# [Assigned task]
The data below holds a line containing "Draw the topograph" and a line containing "On Conway's topograph"; please quote exactly those two lines and every line between them, and nothing else.

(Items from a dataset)
__________________________________________________
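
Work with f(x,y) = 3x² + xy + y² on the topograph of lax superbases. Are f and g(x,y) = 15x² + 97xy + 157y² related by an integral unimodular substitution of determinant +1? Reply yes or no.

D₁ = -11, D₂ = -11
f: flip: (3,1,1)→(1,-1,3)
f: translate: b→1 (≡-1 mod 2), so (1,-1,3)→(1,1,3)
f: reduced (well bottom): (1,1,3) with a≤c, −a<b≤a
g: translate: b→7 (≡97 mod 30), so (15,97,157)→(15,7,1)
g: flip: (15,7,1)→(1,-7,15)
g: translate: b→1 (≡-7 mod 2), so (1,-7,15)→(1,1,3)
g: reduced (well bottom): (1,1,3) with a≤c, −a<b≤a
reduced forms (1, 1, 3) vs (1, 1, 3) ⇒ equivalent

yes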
__________________________________________________
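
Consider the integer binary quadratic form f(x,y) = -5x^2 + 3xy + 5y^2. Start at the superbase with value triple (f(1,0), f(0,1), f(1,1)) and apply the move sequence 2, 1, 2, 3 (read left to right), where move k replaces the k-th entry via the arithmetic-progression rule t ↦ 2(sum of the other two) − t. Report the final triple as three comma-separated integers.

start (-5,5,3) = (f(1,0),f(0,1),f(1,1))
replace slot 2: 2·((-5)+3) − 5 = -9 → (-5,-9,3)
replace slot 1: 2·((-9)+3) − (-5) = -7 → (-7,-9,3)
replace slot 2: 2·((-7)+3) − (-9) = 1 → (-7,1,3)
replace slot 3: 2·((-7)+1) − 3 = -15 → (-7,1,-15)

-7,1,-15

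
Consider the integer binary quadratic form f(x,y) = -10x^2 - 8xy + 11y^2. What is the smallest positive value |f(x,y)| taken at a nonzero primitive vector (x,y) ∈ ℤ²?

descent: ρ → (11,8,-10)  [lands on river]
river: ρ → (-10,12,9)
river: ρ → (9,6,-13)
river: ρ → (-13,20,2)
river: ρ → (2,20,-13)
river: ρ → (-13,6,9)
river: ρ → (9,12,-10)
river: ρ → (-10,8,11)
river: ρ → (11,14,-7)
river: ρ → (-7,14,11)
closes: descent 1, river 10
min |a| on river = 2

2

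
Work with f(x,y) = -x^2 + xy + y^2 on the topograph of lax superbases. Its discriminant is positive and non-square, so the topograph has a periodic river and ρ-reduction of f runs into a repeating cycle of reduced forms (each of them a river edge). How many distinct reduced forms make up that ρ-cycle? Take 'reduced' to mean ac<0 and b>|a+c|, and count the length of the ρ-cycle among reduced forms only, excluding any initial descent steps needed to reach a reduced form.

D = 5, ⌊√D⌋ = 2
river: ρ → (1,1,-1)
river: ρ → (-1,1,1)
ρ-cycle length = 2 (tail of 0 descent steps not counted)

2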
__________________________________________________
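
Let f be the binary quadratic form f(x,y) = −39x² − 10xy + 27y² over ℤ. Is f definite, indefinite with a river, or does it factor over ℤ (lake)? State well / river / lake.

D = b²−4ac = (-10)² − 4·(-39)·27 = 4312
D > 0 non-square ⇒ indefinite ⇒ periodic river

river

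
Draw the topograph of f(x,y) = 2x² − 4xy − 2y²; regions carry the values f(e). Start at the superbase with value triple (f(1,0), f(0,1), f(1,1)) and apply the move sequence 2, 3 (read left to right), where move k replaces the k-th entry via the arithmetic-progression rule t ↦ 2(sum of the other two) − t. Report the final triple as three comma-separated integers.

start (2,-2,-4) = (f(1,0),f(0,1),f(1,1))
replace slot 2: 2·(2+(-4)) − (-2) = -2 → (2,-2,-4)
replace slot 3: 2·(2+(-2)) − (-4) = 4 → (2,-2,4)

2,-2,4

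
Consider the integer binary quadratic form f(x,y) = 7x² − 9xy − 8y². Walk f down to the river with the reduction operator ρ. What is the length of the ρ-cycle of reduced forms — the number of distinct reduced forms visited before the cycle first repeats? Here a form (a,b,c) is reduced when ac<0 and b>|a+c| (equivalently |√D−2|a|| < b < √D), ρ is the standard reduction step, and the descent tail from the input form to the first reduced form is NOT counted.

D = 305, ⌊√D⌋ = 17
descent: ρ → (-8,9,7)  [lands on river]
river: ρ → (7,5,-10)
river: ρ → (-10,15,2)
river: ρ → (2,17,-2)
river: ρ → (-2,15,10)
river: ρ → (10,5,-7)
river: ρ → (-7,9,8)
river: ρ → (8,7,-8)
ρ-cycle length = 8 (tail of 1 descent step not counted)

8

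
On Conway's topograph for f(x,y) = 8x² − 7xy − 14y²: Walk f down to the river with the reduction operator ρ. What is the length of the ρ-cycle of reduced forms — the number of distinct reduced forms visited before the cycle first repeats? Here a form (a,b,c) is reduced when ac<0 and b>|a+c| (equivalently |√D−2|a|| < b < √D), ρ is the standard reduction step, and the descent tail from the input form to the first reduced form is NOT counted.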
__________________________________________________
# [Task result]
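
Draw the topograph of f(x,y) = 2x² − 4xy − 2y²; regions carry the values f(e). Start at the superbase with value triple (f(1,0), f(0,1), f(1,1)) and apply the move sequence 2, 3 (read left to right), where move k replaces the k-th entry via the arithmetic-progression rule t ↦ 2(sum of the other two) − t. Report the final triple as three comma-separated integers.

start (2,-2,-4) = (f(1,0),f(0,1),f(1,1))
replace slot 2: 2·(2+(-4)) − (-2) = -2 → (2,-2,-4)
replace slot 3: 2·(2+(-2)) − (-4) = 4 → (2,-2,4)

2,-2,4

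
Consider the integer binary quadratic form f(x,y) = 7x² − 9xy − 8y². Walk f down to the river with the reduction operator ρ. What is the length of the ρ-cycle of reduced forms — the number of distinct reduced forms visited before the cycle first repeats? Here a form (a,b,c) is reduced when ac<0 and b>|a+c| (equivalently |√D−2|a|| < b < √D), ρ is the standard reduction step, and the descent tail from the input form to the first reduced form is NOT counted.

D = 305, ⌊√D⌋ = 17
descent: ρ → (-8,9,7)  [lands on river]
river: ρ → (7,5,-10)
river: ρ → (-10,15,2)
river: ρ → (2,17,-2)
river: ρ → (-2,15,10)
river: ρ → (10,5,-7)
river: ρ → (-7,9,8)
river: ρ → (8,7,-8)
ρ-cycle length = 8 (tail of 1 descent step not counted)

8

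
On Conway's topograph for f(x,y) = 8x² − 7xy − 14y²: Walk f down to the river with the reduction operator ρ. What is the length of the ρ-cycle of reduced forms — the number of distinct reduced forms visited before the cycle first repeats? Here a form (a,b,c) is reduced when ac<0 and b>|a+c| (equivalently |√D−2|a|| < b < √D), ρ is the standard reduction step, and the descent tail from the input form to the first reduced form is NOT counted.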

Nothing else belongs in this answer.